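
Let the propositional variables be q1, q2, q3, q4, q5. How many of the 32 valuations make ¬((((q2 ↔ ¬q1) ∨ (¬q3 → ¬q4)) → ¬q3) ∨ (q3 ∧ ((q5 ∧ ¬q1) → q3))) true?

Initial set: {¬((((q2 ↔ ¬q1) ∨ (¬q3 → ¬q4)) → ¬q3) ∨ (q3 ∧ ((q5 ∧ ¬q1) → q3)))}.
¬((((q2 ↔ ¬q1) ∨ (¬q3 → ¬q4)) → ¬q3) ∨ (q3 ∧ ((q5 ∧ ¬q1) → q3))): α-rule — add ¬(((q2 ↔ ¬q1) ∨ (¬q3 → ¬q4)) → ¬q3), ¬(q3 ∧ ((q5 ∧ ¬q1) → q3)).
¬(((q2 ↔ ¬q1) ∨ (¬q3 → ¬q4)) → ¬q3): α-rule — add ((q2 ↔ ¬q1) ∨ (¬q3 → ¬q4)), ¬¬q3.
¬(q3 ∧ ((q5 ∧ ¬q1) → q3)): β-rule — branch into ¬q3  //  ¬((q5 ∧ ¬q1) → q3).
  branch 1 (add ¬q3):
    × closes — contains both q3 and ¬q3.
  branch 2 (add ¬((q5 ∧ ¬q1) → q3)):
    ¬((q5 ∧ ¬q1) → q3): α-rule — add (q5 ∧ ¬q1), ¬q3.
    × closes — contains both q3 and ¬q3.
All 2 branches close.
No open branches: the formula has 0 satisfying assignments.

0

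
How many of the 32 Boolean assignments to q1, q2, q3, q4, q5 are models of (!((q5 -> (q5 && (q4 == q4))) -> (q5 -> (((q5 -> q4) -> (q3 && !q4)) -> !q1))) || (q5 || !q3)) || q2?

28

Initial set: {((!((q5 -> (q5 && (q4 == q4))) -> (q5 -> (((q5 -> q4) -> (q3 && !q4)) -> !q1))) || (q5 || !q3)) || q2)}.
((!((q5 -> (q5 && (q4 == q4))) -> (q5 -> (((q5 -> q4) -> (q3 && !q4)) -> !q1))) || (q5 || !q3)) || q2): β-rule — branch into (!((q5 -> (q5 && (q4 == q4))) -> (q5 -> (((q5 -> q4) -> (q3 && !q4)) -> !q1))) || (q5 || !q3))  //  q2.
  branch 1 (add (!((q5 -> (q5 && (q4 == q4))) -> (q5 -> (((q5 -> q4) -> (q3 && !q4)) -> !q1))) || (q5 || !q3))):
    (!((q5 -> (q5 && (q4 == q4))) -> (q5 -> (((q5 -> q4) -> (q3 && !q4)) -> !q1))) || (q5 || !q3)): β-rule — branch into !((q5 -> (q5 && (q4 == q4))) -> (q5 -> (((q5 -> q4) -> (q3 && !q4)) -> !q1)))  //  (q5 || !q3).
      branch 1.1 (add !((q5 -> (q5 && (q4 == q4))) -> (q5 -> (((q5 -> q4) -> (q3 && !q4)) -> !q1)))):
        !((q5 -> (q5 && (q4 == q4))) -> (q5 -> (((q5 -> q4) -> (q3 && !q4)) -> !q1))): α-rule — add (q5 -> (q5 && (q4 == q4))), !(q5 -> (((q5 -> q4) -> (q3 && !q4)) -> !q1)).
        !(q5 -> (((q5 -> q4) -> (q3 && !q4)) -> !q1)): α-rule — add q5, !(((q5 -> q4) -> (q3 && !q4)) -> !q1).
        !(((q5 -> q4) -> (q3 && !q4)) -> !q1): α-rule — add ((q5 -> q4) -> (q3 && !q4)), !!q1.
        (q5 -> (q5 && (q4 == q4))): β-rule — branch into !q5  //  (q5 && (q4 == q4)).
          branch 1.1.1 (add !q5):
            × closes — contains both q5 and !q5.
          branch 1.1.2 (add (q5 && (q4 == q4))):
            (q5 && (q4 == q4)): α-rule — add q5, (q4 == q4).
            ((q5 -> q4) -> (q3 && !q4)): β-rule — branch into !(q5 -> q4)  //  (q3 && !q4).
              branch 1.1.2.1 (add !(q5 -> q4)):
                !(q5 -> q4): α-rule — add q5, !q4.
                (q4 == q4): β-rule — branch into q4, q4  //  !q4, !q4.
                  branch 1.1.2.1.1 (add q4, q4):
                    × closes — contains both q4 and !q4.
                  branch 1.1.2.1.2 (add !q4, !q4):
                    ○ open, literals {q1=true, q4=false, q5=true}.
              branch 1.1.2.2 (add (q3 && !q4)):
                (q3 && !q4): α-rule — add q3, !q4.
                (q4 == q4): β-rule — branch into q4, q4  //  !q4, !q4.
                  branch 1.1.2.2.1 (add q4, q4):
                    × closes — contains both q4 and !q4.
                  branch 1.1.2.2.2 (add !q4, !q4):
                    ○ open, literals {q1=true, q3=true, q4=false, q5=true}.
      branch 1.2 (add (q5 || !q3)):
        (q5 || !q3): β-rule — branch into q5  //  !q3.
          branch 1.2.1 (add q5):
            ○ open, literals {q5=true}.
          branch 1.2.2 (add !q3):
            ○ open, literals {q3=false}.
  branch 2 (add q2):
    ○ open, literals {q2=true}.
3 branches closed, 5 open.
Each open branch fixes some atoms; the unmentioned ones are free. Counting distinct full assignments: branch {q1=true, q4=false, q5=true} (q2, q3) contributes 4 new; branch {q1=true, q3=true, q4=false, q5=true} (q2) contributes 0 new; branch {q5=true} (q1, q2, q3, q4) contributes 12 new; branch {q3=false} (q1, q2, q4, q5) contributes 8 new; branch {q2=true} (q1, q3, q4, q5) contributes 4 new. Total: 28.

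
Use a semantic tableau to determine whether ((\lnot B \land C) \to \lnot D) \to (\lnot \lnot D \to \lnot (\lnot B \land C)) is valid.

Assume the negation and expand:
Initial set: {\lnot (((\lnot B \land C) \to \lnot D) \to (\lnot \lnot D \to \lnot (\lnot B \land C)))}.
\lnot (((\lnot B \land C) \to \lnot D) \to (\lnot \lnot D \to \lnot (\lnot B \land C))): α-rule — add ((\lnot B \land C) \to \lnot D), \lnot (\lnot \lnot D \to \lnot (\lnot B \land C)).
\lnot (\lnot \lnot D \to \lnot (\lnot B \land C)): α-rule — add \lnot \lnot D, \lnot \lnot (\lnot B \land C).
\lnot \lnot D: drop double negation, giving D.
\lnot \lnot (\lnot B \land C): α-rule — add \lnot B, C.
((\lnot B \land C) \to \lnot D): β-rule — branch into \lnot (\lnot B \land C)  //  \lnot D.
  branch 1 (add \lnot (\lnot B \land C)):
    \lnot (\lnot B \land C): β-rule — branch into \lnot \lnot B  //  \lnot C.
      branch 1.1 (add \lnot \lnot B):
        × closes — contains both B and \lnot B.
      branch 1.2 (add \lnot C):
        × closes — contains both C and \lnot C.
  branch 2 (add \lnot D):
    × closes — contains both D and \lnot D.
All 3 branches close.
Every branch closed, so the negation is unsatisfiable and the formula is valid.

Valid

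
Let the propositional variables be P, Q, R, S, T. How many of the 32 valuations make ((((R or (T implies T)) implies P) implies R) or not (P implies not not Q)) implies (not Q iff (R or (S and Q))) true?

Initial set: {(((((R or (T implies T)) implies P) implies R) or not (P implies not not Q)) implies (not Q iff (R or (S and Q))))}.
(((((R or (T implies T)) implies P) implies R) or not (P implies not not Q)) implies (not Q iff (R or (S and Q)))): β-rule — branch into not ((((R or (T implies T)) implies P) implies R) or not (P implies not not Q))  //  (not Q iff (R or (S and Q))).
  branch 1 (add not ((((R or (T implies T)) implies P) implies R) or not (P implies not not Q))):
    not ((((R or (T implies T)) implies P) implies R) or not (P implies not not Q)): α-rule — add not (((R or (T implies T)) implies P) implies R), not not (P implies not not Q).
    not (((R or (T implies T)) implies P) implies R): α-rule — add ((R or (T implies T)) implies P), not R.
    not not (P implies not not Q): β-rule — branch into not P  //  not not Q.
      branch 1.1 (add not P):
        ((R or (T implies T)) implies P): β-rule — branch into not (R or (T implies T))  //  P.
          branch 1.1.1 (add not (R or (T implies T))):
            not (R or (T implies T)): α-rule — add not R, not (T implies T).
            not (T implies T): α-rule — add T, not T.
            × closes — contains both T and not T.
          branch 1.1.2 (add P):
            × closes — contains both P and not P.
      branch 1.2 (add not not Q):
        not not Q: drop double negation, giving Q.
        ((R or (T implies T)) implies P): β-rule — branch into not (R or (T implies T))  //  P.
          branch 1.2.1 (add not (R or (T implies T))):
            not (R or (T implies T)): α-rule — add not R, not (T implies T).
            not (T implies T): α-rule — add T, not T.
            × closes — contains both T and not T.
          branch 1.2.2 (add P):
            ○ open, literals {P=T, Q=T, R=F}.
  branch 2 (add (not Q iff (R or (S and Q)))):
    (not Q iff (R or (S and Q))): β-rule — branch into not Q, (R or (S and Q))  //  not not Q, not (R or (S and Q)).
      branch 2.1 (add not Q, (R or (S and Q))):
        (R or (S and Q)): β-rule — branch into R  //  (S and Q).
          branch 2.1.1 (add R):
            ○ open, literals {Q=F, R=T}.
          branch 2.1.2 (add (S and Q)):
            (S and Q): α-rule — add S, Q.
            × closes — contains both Q and not Q.
      branch 2.2 (add not not Q, not (R or (S and Q))):
        not (R or (S and Q)): α-rule — add not R, not (S and Q).
        not (S and Q): β-rule — branch into not S  //  not Q.
          branch 2.2.1 (add not S):
            ○ open, literals {Q=T, R=F, S=F}.
          branch 2.2.2 (add not Q):
            × closes — contains both Q and not Q.
5 branches closed, 3 open.
Each open branch fixes some atoms; the unmentioned ones are free. Counting distinct full assignments: branch {P=T, Q=T, R=F} (S, T) contributes 4 new; branch {Q=F, R=T} (P, S, T) contributes 8 new; branch {Q=T, R=F, S=F} (P, T) contributes 2 new. Total: 14.

14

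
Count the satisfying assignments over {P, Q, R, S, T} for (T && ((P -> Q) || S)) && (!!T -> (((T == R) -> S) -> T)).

Initial set: {((T && ((P -> Q) || S)) && (!!T -> (((T == R) -> S) -> T)))}.
((T && ((P -> Q) || S)) && (!!T -> (((T == R) -> S) -> T))): α-rule — add (T && ((P -> Q) || S)), (!!T -> (((T == R) -> S) -> T)).
(T && ((P -> Q) || S)): α-rule — add T, ((P -> Q) || S).
(!!T -> (((T == R) -> S) -> T)): β-rule — branch into !!!T  //  (((T == R) -> S) -> T).
  branch 1 (add !!!T):
    !!!T: drop double negation, giving !T.
    × closes — contains both T and !T.
  branch 2 (add (((T == R) -> S) -> T)):
    ((P -> Q) || S): β-rule — branch into (P -> Q)  //  S.
      branch 2.1 (add (P -> Q)):
        (((T == R) -> S) -> T): β-rule — branch into !((T == R) -> S)  //  T.
          branch 2.1.1 (add !((T == R) -> S)):
            !((T == R) -> S): α-rule — add (T == R), !S.
            (P -> Q): β-rule — branch into !P  //  Q.
              branch 2.1.1.1 (add !P):
                (T == R): β-rule — branch into T, R  //  !T, !R.
                  branch 2.1.1.1.1 (add T, R):
                    ○ open, literals {P=false, R=true, S=false, T=true}.
                  branch 2.1.1.1.2 (add !T, !R):
                    × closes — contains both T and !T.
              branch 2.1.1.2 (add Q):
                (T == R): β-rule — branch into T, R  //  !T, !R.
                  branch 2.1.1.2.1 (add T, R):
                    ○ open, literals {Q=true, R=true, S=false, T=true}.
                  branch 2.1.1.2.2 (add !T, !R):
                    × closes — contains both T and !T.
          branch 2.1.2 (add T):
            (P -> Q): β-rule — branch into !P  //  Q.
              branch 2.1.2.1 (add !P):
                ○ open, literals {P=false, T=true}.
              branch 2.1.2.2 (add Q):
                ○ open, literals {Q=true, T=true}.
      branch 2.2 (add S):
        (((T == R) -> S) -> T): β-rule — branch into !((T == R) -> S)  //  T.
          branch 2.2.1 (add !((T == R) -> S)):
            !((T == R) -> S): α-rule — add (T == R), !S.
            × closes — contains both S and !S.
          branch 2.2.2 (add T):
            ○ open, literals {S=true, T=true}.
4 branches closed, 5 open.
Each open branch fixes some atoms; the unmentioned ones are free. Counting distinct full assignments: branch {P=false, R=true, S=false, T=true} (Q) contributes 2 new; branch {Q=true, R=true, S=false, T=true} (P) contributes 1 new; branch {P=false, T=true} (Q, R, S) contributes 6 new; branch {Q=true, T=true} (P, R, S) contributes 3 new; branch {S=true, T=true} (P, Q, R) contributes 2 new. Total: 14.

14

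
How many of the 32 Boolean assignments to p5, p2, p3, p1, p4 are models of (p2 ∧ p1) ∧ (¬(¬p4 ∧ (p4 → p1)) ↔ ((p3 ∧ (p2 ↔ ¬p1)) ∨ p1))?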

——————————

What is needed here is one number: how many lines of the entries hold the string "propositional".

◆ **Problem solution**
2